··· TASK INPUT ···

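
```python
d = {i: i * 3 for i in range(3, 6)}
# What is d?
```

{3: 9, 4: 12, 5: 15}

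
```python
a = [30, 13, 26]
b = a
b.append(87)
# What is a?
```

After line 1: a = [30, 13, 26]
After line 2 (b = a is an alias, same object): a = [30, 13, 26], b = [30, 13, 26]
After line 3 (b.append mutates the shared list): a = [30, 13, 26, 87], b = [30, 13, 26, 87]

[30, 13, 26, 87]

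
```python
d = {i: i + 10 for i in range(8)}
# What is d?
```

{0: 10, 1: 11, 2: 12, 3: 13, 4: 14, 5: 15, 6: 16, 7: 17}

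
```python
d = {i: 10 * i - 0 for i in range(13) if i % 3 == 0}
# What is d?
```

{0: 0, 3: 30, 6: 60, 9: 90, 12: 120}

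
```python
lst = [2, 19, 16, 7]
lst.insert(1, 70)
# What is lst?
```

[2, 70, 19, 16, 7]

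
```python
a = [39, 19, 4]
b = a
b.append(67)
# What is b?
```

After line 1: a = [39, 19, 4]
After line 2 (b = a is an alias, same object): a = [39, 19, 4], b = [39, 19, 4]
After line 3 (b.append mutates the shared list): a = [39, 19, 4, 67], b = [39, 19, 4, 67]

[39, 19, 4, 67]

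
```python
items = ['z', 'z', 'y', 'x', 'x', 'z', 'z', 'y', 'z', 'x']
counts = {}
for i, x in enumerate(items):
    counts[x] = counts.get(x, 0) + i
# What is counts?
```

Initial: counts = {}, items = ['z', 'z', 'y', 'x', 'x', 'z', 'z', 'y', 'z', 'x']
i=0, x='z': counts = {'z': 0}
i=1, x='z': counts = {'z': 1}
i=2, x='y': counts = {'z': 1, 'y': 2}
i=3, x='x': counts = {'z': 1, 'y': 2, 'x': 3}
i=4, x='x': counts = {'z': 1, 'y': 2, 'x': 7}
i=5, x='z': counts = {'z': 6, 'y': 2, 'x': 7}
i=6, x='z': counts = {'z': 12, 'y': 2, 'x': 7}
i=7, x='y': counts = {'z': 12, 'y': 9, 'x': 7}
i=8, x='z': counts = {'z': 20, 'y': 9, 'x': 7}
i=9, x='x': counts = {'z': 20, 'y': 9, 'x': 16}

{'z': 20, 'y': 9, 'x': 16}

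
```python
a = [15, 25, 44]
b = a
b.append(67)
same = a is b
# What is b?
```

After line 1: a = [15, 25, 44]
After line 2 (b = a is an alias, same object): a = [15, 25, 44], b = [15, 25, 44]
After line 3 (b.append mutates the shared list): a = [15, 25, 44, 67], b = [15, 25, 44, 67]
After line 4 (same = a is b; same object -> True): same = True

[15, 25, 44, 67]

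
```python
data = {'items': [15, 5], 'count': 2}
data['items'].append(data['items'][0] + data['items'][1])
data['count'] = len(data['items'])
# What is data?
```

After line 1: data = {'items': [15, 5], 'count': 2}
After line 2 (append 15 + 5 = 20): data = {'items': [15, 5, 20], 'count': 2}
After line 3 (count = len(items) = 3): data = {'items': [15, 5, 20], 'count': 3}

{'items': [15, 5, 20], 'count': 3}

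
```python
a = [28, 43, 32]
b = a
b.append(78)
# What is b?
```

After line 1: a = [28, 43, 32]
After line 2 (b = a is an alias, same object): a = [28, 43, 32], b = [28, 43, 32]
After line 3 (b.append mutates the shared list): a = [28, 43, 32, 78], b = [28, 43, 32, 78]

[28, 43, 32, 78]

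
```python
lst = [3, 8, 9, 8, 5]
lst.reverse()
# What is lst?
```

[5, 8, 9, 8, 3]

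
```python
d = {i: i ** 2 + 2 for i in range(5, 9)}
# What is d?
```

{5: 27, 6: 38, 7: 51, 8: 66}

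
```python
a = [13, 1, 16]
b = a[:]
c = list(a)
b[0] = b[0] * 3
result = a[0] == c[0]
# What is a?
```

After line 1: a = [13, 1, 16]
After line 2 (b = a[:], copy): a = [13, 1, 16], b = [13, 1, 16]
After line 3 (c = list(a) is a copy, new object): c = [13, 1, 16]
After line 4 (b[0] = 13 * 3 = 39; only b mutates (copy)): a = [13, 1, 16], b = [39, 1, 16], c = [13, 1, 16]
After line 5 (a[0] = 13, c[0] = 13; result = True)

[13, 1, 16]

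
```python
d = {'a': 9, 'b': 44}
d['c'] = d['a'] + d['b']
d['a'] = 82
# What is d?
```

After line 1: d = {'a': 9, 'b': 44}
After line 2 (d['c'] = 9 + 44): d = {'a': 9, 'b': 44, 'c': 53}
After line 3: d = {'a': 82, 'b': 44, 'c': 53}

{'a': 82, 'b': 44, 'c': 53}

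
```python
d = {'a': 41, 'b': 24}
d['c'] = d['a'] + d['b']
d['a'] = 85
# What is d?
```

After line 1: d = {'a': 41, 'b': 24}
After line 2 (d['c'] = 41 + 24): d = {'a': 41, 'b': 24, 'c': 65}
After line 3: d = {'a': 85, 'b': 24, 'c': 65}

{'a': 85, 'b': 24, 'c': 65}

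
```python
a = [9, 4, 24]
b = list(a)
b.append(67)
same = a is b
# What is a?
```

After line 1: a = [9, 4, 24]
After line 2 (b = list(a) is a shallow copy, new object): a = [9, 4, 24], b = [9, 4, 24]
After line 3 (append only mutates b): a = [9, 4, 24], b = [9, 4, 24, 67]
After line 4 (same = a is b; different objects -> False): same = False

[9, 4, 24]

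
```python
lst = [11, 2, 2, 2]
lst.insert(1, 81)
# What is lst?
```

[11, 81, 2, 2, 2]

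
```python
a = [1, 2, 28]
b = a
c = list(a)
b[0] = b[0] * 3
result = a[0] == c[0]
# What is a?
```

After line 1: a = [1, 2, 28]
After line 2 (b = a, alias): a = [1, 2, 28], b = [1, 2, 28]
After line 3 (c = list(a) is a copy, new object): c = [1, 2, 28]
After line 4 (b[0] = 1 * 3 = 3; mutates shared a/b): a = b = [3, 2, 28], c = [1, 2, 28]
After line 5 (a[0] = 3, c[0] = 1; result = False)

[3, 2, 28]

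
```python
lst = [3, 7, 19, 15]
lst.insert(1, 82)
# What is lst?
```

[3, 82, 7, 19, 15]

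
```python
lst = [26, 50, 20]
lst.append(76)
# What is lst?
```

[26, 50, 20, 76]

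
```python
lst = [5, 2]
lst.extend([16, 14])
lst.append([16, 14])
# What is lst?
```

After line 1: lst = [5, 2]
After line 2 (extend unpacks [16, 14]): lst = [5, 2, 16, 14]
After line 3 (append adds [16, 14] as single element): lst = [5, 2, 16, 14, [16, 14]]

[5, 2, 16, 14, [16, 14]]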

···

Please reproduce the records above in their entirety, exactly as given.

§ **RESULT OF THE TASK**
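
```python
d = {i: i * 3 for i in range(3, 6)}
# What is d?
```

{3: 9, 4: 12, 5: 15}

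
```python
a = [30, 13, 26]
b = a
b.append(87)
# What is a?
```

After line 1: a = [30, 13, 26]
After line 2 (b = a is an alias, same object): a = [30, 13, 26], b = [30, 13, 26]
After line 3 (b.append mutates the shared list): a = [30, 13, 26, 87], b = [30, 13, 26, 87]

[30, 13, 26, 87]

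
```python
d = {i: i + 10 for i in range(8)}
# What is d?
```

{0: 10, 1: 11, 2: 12, 3: 13, 4: 14, 5: 15, 6: 16, 7: 17}

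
```python
d = {i: 10 * i - 0 for i in range(13) if i % 3 == 0}
# What is d?
```

{0: 0, 3: 30, 6: 60, 9: 90, 12: 120}

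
```python
lst = [2, 19, 16, 7]
lst.insert(1, 70)
# What is lst?
```

[2, 70, 19, 16, 7]

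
```python
a = [39, 19, 4]
b = a
b.append(67)
# What is b?
```

After line 1: a = [39, 19, 4]
After line 2 (b = a is an alias, same object): a = [39, 19, 4], b = [39, 19, 4]
After line 3 (b.append mutates the shared list): a = [39, 19, 4, 67], b = [39, 19, 4, 67]

[39, 19, 4, 67]

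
```python
items = ['z', 'z', 'y', 'x', 'x', 'z', 'z', 'y', 'z', 'x']
counts = {}
for i, x in enumerate(items):
    counts[x] = counts.get(x, 0) + i
# What is counts?
```

Initial: counts = {}, items = ['z', 'z', 'y', 'x', 'x', 'z', 'z', 'y', 'z', 'x']
i=0, x='z': counts = {'z': 0}
i=1, x='z': counts = {'z': 1}
i=2, x='y': counts = {'z': 1, 'y': 2}
i=3, x='x': counts = {'z': 1, 'y': 2, 'x': 3}
i=4, x='x': counts = {'z': 1, 'y': 2, 'x': 7}
i=5, x='z': counts = {'z': 6, 'y': 2, 'x': 7}
i=6, x='z': counts = {'z': 12, 'y': 2, 'x': 7}
i=7, x='y': counts = {'z': 12, 'y': 9, 'x': 7}
i=8, x='z': counts = {'z': 20, 'y': 9, 'x': 7}
i=9, x='x': counts = {'z': 20, 'y': 9, 'x': 16}

{'z': 20, 'y': 9, 'x': 16}

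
```python
a = [15, 25, 44]
b = a
b.append(67)
same = a is b
# What is b?
```

After line 1: a = [15, 25, 44]
After line 2 (b = a is an alias, same object): a = [15, 25, 44], b = [15, 25, 44]
After line 3 (b.append mutates the shared list): a = [15, 25, 44, 67], b = [15, 25, 44, 67]
After line 4 (same = a is b; same object -> True): same = True

[15, 25, 44, 67]

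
```python
data = {'items': [15, 5], 'count': 2}
data['items'].append(data['items'][0] + data['items'][1])
data['count'] = len(data['items'])
# What is data?
```

After line 1: data = {'items': [15, 5], 'count': 2}
After line 2 (append 15 + 5 = 20): data = {'items': [15, 5, 20], 'count': 2}
After line 3 (count = len(items) = 3): data = {'items': [15, 5, 20], 'count': 3}

{'items': [15, 5, 20], 'count': 3}

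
```python
a = [28, 43, 32]
b = a
b.append(78)
# What is b?
```

After line 1: a = [28, 43, 32]
After line 2 (b = a is an alias, same object): a = [28, 43, 32], b = [28, 43, 32]
After line 3 (b.append mutates the shared list): a = [28, 43, 32, 78], b = [28, 43, 32, 78]

[28, 43, 32, 78]

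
```python
lst = [3, 8, 9, 8, 5]
lst.reverse()
# What is lst?
```

[5, 8, 9, 8, 3]

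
```python
d = {i: i ** 2 + 2 for i in range(5, 9)}
# What is d?
```

{5: 27, 6: 38, 7: 51, 8: 66}

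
```python
a = [13, 1, 16]
b = a[:]
c = list(a)
b[0] = b[0] * 3
result = a[0] == c[0]
# What is a?
```

After line 1: a = [13, 1, 16]
After line 2 (b = a[:], copy): a = [13, 1, 16], b = [13, 1, 16]
After line 3 (c = list(a) is a copy, new object): c = [13, 1, 16]
After line 4 (b[0] = 13 * 3 = 39; only b mutates (copy)): a = [13, 1, 16], b = [39, 1, 16], c = [13, 1, 16]
After line 5 (a[0] = 13, c[0] = 13; result = True)

[13, 1, 16]

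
```python
d = {'a': 9, 'b': 44}
d['c'] = d['a'] + d['b']
d['a'] = 82
# What is d?
```

After line 1: d = {'a': 9, 'b': 44}
After line 2 (d['c'] = 9 + 44): d = {'a': 9, 'b': 44, 'c': 53}
After line 3: d = {'a': 82, 'b': 44, 'c': 53}

{'a': 82, 'b': 44, 'c': 53}

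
```python
d = {'a': 41, 'b': 24}
d['c'] = d['a'] + d['b']
d['a'] = 85
# What is d?
```

After line 1: d = {'a': 41, 'b': 24}
After line 2 (d['c'] = 41 + 24): d = {'a': 41, 'b': 24, 'c': 65}
After line 3: d = {'a': 85, 'b': 24, 'c': 65}

{'a': 85, 'b': 24, 'c': 65}

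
```python
a = [9, 4, 24]
b = list(a)
b.append(67)
same = a is b
# What is a?
```

After line 1: a = [9, 4, 24]
After line 2 (b = list(a) is a shallow copy, new object): a = [9, 4, 24], b = [9, 4, 24]
After line 3 (append only mutates b): a = [9, 4, 24], b = [9, 4, 24, 67]
After line 4 (same = a is b; different objects -> False): same = False

[9, 4, 24]

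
```python
lst = [11, 2, 2, 2]
lst.insert(1, 81)
# What is lst?
```

[11, 81, 2, 2, 2]

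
```python
a = [1, 2, 28]
b = a
c = list(a)
b[0] = b[0] * 3
result = a[0] == c[0]
# What is a?
```

After line 1: a = [1, 2, 28]
After line 2 (b = a, alias): a = [1, 2, 28], b = [1, 2, 28]
After line 3 (c = list(a) is a copy, new object): c = [1, 2, 28]
After line 4 (b[0] = 1 * 3 = 3; mutates shared a/b): a = b = [3, 2, 28], c = [1, 2, 28]
After line 5 (a[0] = 3, c[0] = 1; result = False)

[3, 2, 28]

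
```python
lst = [3, 7, 19, 15]
lst.insert(1, 82)
# What is lst?
```

[3, 82, 7, 19, 15]

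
```python
lst = [26, 50, 20]
lst.append(76)
# What is lst?
```

[26, 50, 20, 76]

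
```python
lst = [5, 2]
lst.extend([16, 14])
lst.append([16, 14])
# What is lst?
```

After line 1: lst = [5, 2]
After line 2 (extend unpacks [16, 14]): lst = [5, 2, 16, 14]
After line 3 (append adds [16, 14] as single element): lst = [5, 2, 16, 14, [16, 14]]

[5, 2, 16, 14, [16, 14]]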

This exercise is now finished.